Stored data section start
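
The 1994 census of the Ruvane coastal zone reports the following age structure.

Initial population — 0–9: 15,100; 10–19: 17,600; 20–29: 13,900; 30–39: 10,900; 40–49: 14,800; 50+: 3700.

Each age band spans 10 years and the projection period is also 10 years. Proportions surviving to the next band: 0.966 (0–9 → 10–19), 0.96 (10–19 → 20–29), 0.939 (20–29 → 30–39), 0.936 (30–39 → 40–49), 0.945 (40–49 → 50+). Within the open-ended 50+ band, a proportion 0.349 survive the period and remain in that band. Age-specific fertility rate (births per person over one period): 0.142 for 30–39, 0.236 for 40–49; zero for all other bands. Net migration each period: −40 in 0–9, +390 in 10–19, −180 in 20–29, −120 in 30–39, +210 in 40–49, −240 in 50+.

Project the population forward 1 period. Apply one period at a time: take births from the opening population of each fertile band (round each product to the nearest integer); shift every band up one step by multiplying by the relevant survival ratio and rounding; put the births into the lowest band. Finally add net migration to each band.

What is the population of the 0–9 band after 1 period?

Let group 1 be 0–9 through group 6 = 50+.
Period 1.
Births: 10900 * 0.142 = 1548, 14800 * 0.236 = 3493 ⇒ total 5041
Group 2: 15100 * 0.966 = 14587
Group 3: 17600 * 0.96 = 16896
Group 4: 13900 * 0.939 = 13052
Group 5: 10900 * 0.936 = 10202
Group 6: 14800 * 0.945 + 3700 * 0.349 = 13986 + 1291 = 15277
Net migration: Group 1 − 40 → 5001; Group 2 + 390 → 14977; Group 3 − 180 → 16716; Group 4 − 120 → 12932; Group 5 + 210 → 10412; Group 6 − 240 → 15037
End of period: [5001, 14977, 16716, 12932, 10412, 15037]

5001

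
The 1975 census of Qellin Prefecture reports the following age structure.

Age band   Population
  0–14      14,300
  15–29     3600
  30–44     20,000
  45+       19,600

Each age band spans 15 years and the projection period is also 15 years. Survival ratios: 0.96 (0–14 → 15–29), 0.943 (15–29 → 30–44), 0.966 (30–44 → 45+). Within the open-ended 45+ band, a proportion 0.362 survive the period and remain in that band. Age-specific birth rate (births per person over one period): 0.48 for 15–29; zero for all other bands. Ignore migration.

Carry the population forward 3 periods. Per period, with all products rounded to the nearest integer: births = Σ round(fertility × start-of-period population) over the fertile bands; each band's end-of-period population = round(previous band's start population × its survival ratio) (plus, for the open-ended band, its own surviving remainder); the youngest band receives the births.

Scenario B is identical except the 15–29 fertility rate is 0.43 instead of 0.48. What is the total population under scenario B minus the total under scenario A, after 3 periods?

-978

— Period 1 —
Births: 3600 × 0.48 = 1728
15–29: 14300 × 0.96 = 13728
30–44: 3600 × 0.943 = 3395
45+: 20000 × 0.966 + 19600 × 0.362 = 19320 + 7095 = 26415
End of period: [1728, 13728, 3395, 26415]
— Period 2 —
Births: 13728 × 0.48 = 6589
15–29: 1728 × 0.96 = 1659
30–44: 13728 × 0.943 = 12946
45+: 3395 × 0.966 + 26415 × 0.362 = 3280 + 9562 = 12842
End of period: [6589, 1659, 12946, 12842]
— Period 3 —
Births: 1659 × 0.48 = 796
15–29: 6589 × 0.96 = 6325
30–44: 1659 × 0.943 = 1564
45+: 12946 × 0.966 + 12842 × 0.362 = 12506 + 4649 = 17155
End of period: [796, 6325, 1564, 17155]
Scenario A total after 3 periods: 25840
Scenario B projection —
— Period 1 —
Births: 3600 × 0.43 = 1548
15–29: 14300 × 0.96 = 13728
30–44: 3600 × 0.943 = 3395
45+: 20000 × 0.966 + 19600 × 0.362 = 19320 + 7095 = 26415
End of period: [1548, 13728, 3395, 26415]
— Period 2 —
Births: 13728 × 0.43 = 5903
15–29: 1548 × 0.96 = 1486
30–44: 13728 × 0.943 = 12946
45+: 3395 × 0.966 + 26415 × 0.362 = 3280 + 9562 = 12842
End of period: [5903, 1486, 12946, 12842]
— Period 3 —
Births: 1486 × 0.43 = 639
15–29: 5903 × 0.96 = 5667
30–44: 1486 × 0.943 = 1401
45+: 12946 × 0.966 + 12842 × 0.362 = 12506 + 4649 = 17155
End of period: [639, 5667, 1401, 17155]
Scenario B total after 3 periods: 24862
Difference B − A = 24862 − 25840 = -978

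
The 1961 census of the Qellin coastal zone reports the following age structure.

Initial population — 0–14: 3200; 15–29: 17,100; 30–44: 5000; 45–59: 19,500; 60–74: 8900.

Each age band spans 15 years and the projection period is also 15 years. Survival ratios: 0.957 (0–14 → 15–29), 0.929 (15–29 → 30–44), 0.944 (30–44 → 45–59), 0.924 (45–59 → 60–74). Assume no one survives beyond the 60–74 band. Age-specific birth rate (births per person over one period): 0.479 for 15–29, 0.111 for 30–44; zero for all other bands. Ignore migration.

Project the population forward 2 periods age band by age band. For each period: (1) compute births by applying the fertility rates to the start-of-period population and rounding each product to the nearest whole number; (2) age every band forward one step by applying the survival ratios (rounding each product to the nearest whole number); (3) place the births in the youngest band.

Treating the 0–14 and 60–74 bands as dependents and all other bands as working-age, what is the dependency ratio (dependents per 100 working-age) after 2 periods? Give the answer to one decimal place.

29.0

(Groups numbered youngest = 1 to oldest = 5.)
[period 1]
Births: 17100 * 0.479 = 8191 ; 5000 * 0.111 = 555 — total 8746
Group 2: 3200 * 0.957 = 3062
Group 3: 17100 * 0.929 = 15886
Group 4: 5000 * 0.944 = 4720
Group 5: 19500 * 0.924 = 18018
Population now: 0–14=8746, 15–29=3062, 30–44=15886, 45–59=4720, 60–74=18018
[period 2]
Births: 3062 * 0.479 = 1467 ; 15886 * 0.111 = 1763 — total 3230
Group 2: 8746 * 0.957 = 8370
Group 3: 3062 * 0.929 = 2845
Group 4: 15886 * 0.944 = 14996
Group 5: 4720 * 0.924 = 4361
Population now: 0–14=3230, 15–29=8370, 30–44=2845, 45–59=14996, 60–74=4361
Dependents (band 0–14 + band 60–74) = 3230 + 4361 = 7591; working-age = 26211; ratio = 7591/26211 × 100 = 29.0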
Stored data section end
Exercise: Once the records are read, print each of them exactly as written.

Output of the exercise:
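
The 1994 census of the Ruvane coastal zone reports the following age structure.

Initial population — 0–9: 15,100; 10–19: 17,600; 20–29: 13,900; 30–39: 10,900; 40–49: 14,800; 50+: 3700.

Each age band spans 10 years and the projection period is also 10 years. Proportions surviving to the next band: 0.966 (0–9 → 10–19), 0.96 (10–19 → 20–29), 0.939 (20–29 → 30–39), 0.936 (30–39 → 40–49), 0.945 (40–49 → 50+). Within the open-ended 50+ band, a proportion 0.349 survive the period and remain in that band. Age-specific fertility rate (births per person over one period): 0.142 for 30–39, 0.236 for 40–49; zero for all other bands. Net migration each period: −40 in 0–9, +390 in 10–19, −180 in 20–29, −120 in 30–39, +210 in 40–49, −240 in 50+.

Project the population forward 1 period. Apply one period at a time: take births from the opening population of each fertile band (round each product to the nearest integer); shift every band up one step by multiplying by the relevant survival ratio and rounding; put the births into the lowest band. Finally add net migration to each band.

What is the population of the 0–9 band after 1 period?

Let group 1 be 0–9 through group 6 = 50+.
Period 1.
Births: 10900 * 0.142 = 1548, 14800 * 0.236 = 3493 ⇒ total 5041
Group 2: 15100 * 0.966 = 14587
Group 3: 17600 * 0.96 = 16896
Group 4: 13900 * 0.939 = 13052
Group 5: 10900 * 0.936 = 10202
Group 6: 14800 * 0.945 + 3700 * 0.349 = 13986 + 1291 = 15277
Net migration: Group 1 − 40 → 5001; Group 2 + 390 → 14977; Group 3 − 180 → 16716; Group 4 − 120 → 12932; Group 5 + 210 → 10412; Group 6 − 240 → 15037
End of period: [5001, 14977, 16716, 12932, 10412, 15037]

5001

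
The 1975 census of Qellin Prefecture reports the following age structure.

Age band   Population
  0–14      14,300
  15–29     3600
  30–44     20,000
  45+       19,600

Each age band spans 15 years and the projection period is also 15 years. Survival ratios: 0.96 (0–14 → 15–29), 0.943 (15–29 → 30–44), 0.966 (30–44 → 45+). Within the open-ended 45+ band, a proportion 0.362 survive the period and remain in that band. Age-specific birth rate (births per person over one period): 0.48 for 15–29; zero for all other bands. Ignore migration.

Carry the population forward 3 periods. Per period, with all products rounded to the nearest integer: births = Σ round(fertility × start-of-period population) over the fertile bands; each band's end-of-period population = round(previous band's start population × its survival ratio) (plus, for the open-ended band, its own surviving remainder); the youngest band receives the births.

Scenario B is identical except the 15–29 fertility rate is 0.43 instead of 0.48. What is the total population under scenario B minus the total under scenario A, after 3 periods?

-978

— Period 1 —
Births: 3600 × 0.48 = 1728
15–29: 14300 × 0.96 = 13728
30–44: 3600 × 0.943 = 3395
45+: 20000 × 0.966 + 19600 × 0.362 = 19320 + 7095 = 26415
End of period: [1728, 13728, 3395, 26415]
— Period 2 —
Births: 13728 × 0.48 = 6589
15–29: 1728 × 0.96 = 1659
30–44: 13728 × 0.943 = 12946
45+: 3395 × 0.966 + 26415 × 0.362 = 3280 + 9562 = 12842
End of period: [6589, 1659, 12946, 12842]
— Period 3 —
Births: 1659 × 0.48 = 796
15–29: 6589 × 0.96 = 6325
30–44: 1659 × 0.943 = 1564
45+: 12946 × 0.966 + 12842 × 0.362 = 12506 + 4649 = 17155
End of period: [796, 6325, 1564, 17155]
Scenario A total after 3 periods: 25840
Scenario B projection —
— Period 1 —
Births: 3600 × 0.43 = 1548
15–29: 14300 × 0.96 = 13728
30–44: 3600 × 0.943 = 3395
45+: 20000 × 0.966 + 19600 × 0.362 = 19320 + 7095 = 26415
End of period: [1548, 13728, 3395, 26415]
— Period 2 —
Births: 13728 × 0.43 = 5903
15–29: 1548 × 0.96 = 1486
30–44: 13728 × 0.943 = 12946
45+: 3395 × 0.966 + 26415 × 0.362 = 3280 + 9562 = 12842
End of period: [5903, 1486, 12946, 12842]
— Period 3 —
Births: 1486 × 0.43 = 639
15–29: 5903 × 0.96 = 5667
30–44: 1486 × 0.943 = 1401
45+: 12946 × 0.966 + 12842 × 0.362 = 12506 + 4649 = 17155
End of period: [639, 5667, 1401, 17155]
Scenario B total after 3 periods: 24862
Difference B − A = 24862 − 25840 = -978

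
The 1961 census of the Qellin coastal zone reports the following age structure.

Initial population — 0–14: 3200; 15–29: 17,100; 30–44: 5000; 45–59: 19,500; 60–74: 8900.

Each age band spans 15 years and the projection period is also 15 years. Survival ratios: 0.957 (0–14 → 15–29), 0.929 (15–29 → 30–44), 0.944 (30–44 → 45–59), 0.924 (45–59 → 60–74). Assume no one survives beyond the 60–74 band. Age-specific birth rate (births per person over one period): 0.479 for 15–29, 0.111 for 30–44; zero for all other bands. Ignore migration.

Project the population forward 2 periods age band by age band. For each period: (1) compute births by applying the fertility rates to the start-of-period population and rounding each product to the nearest whole number; (2) age every band forward one step by applying the survival ratios (rounding each product to the nearest whole number); (3) place the births in the youngest band.

Treating the 0–14 and 60–74 bands as dependents and all other bands as working-age, what is the dependency ratio (dependents per 100 working-age) after 2 periods? Give the answer to one decimal place.

29.0

(Groups numbered youngest = 1 to oldest = 5.)
[period 1]
Births: 17100 * 0.479 = 8191 ; 5000 * 0.111 = 555 — total 8746
Group 2: 3200 * 0.957 = 3062
Group 3: 17100 * 0.929 = 15886
Group 4: 5000 * 0.944 = 4720
Group 5: 19500 * 0.924 = 18018
Population now: 0–14=8746, 15–29=3062, 30–44=15886, 45–59=4720, 60–74=18018
[period 2]
Births: 3062 * 0.479 = 1467 ; 15886 * 0.111 = 1763 — total 3230
Group 2: 8746 * 0.957 = 8370
Group 3: 3062 * 0.929 = 2845
Group 4: 15886 * 0.944 = 14996
Group 5: 4720 * 0.924 = 4361
Population now: 0–14=3230, 15–29=8370, 30–44=2845, 45–59=14996, 60–74=4361
Dependents (band 0–14 + band 60–74) = 3230 + 4361 = 7591; working-age = 26211; ratio = 7591/26211 × 100 = 29.0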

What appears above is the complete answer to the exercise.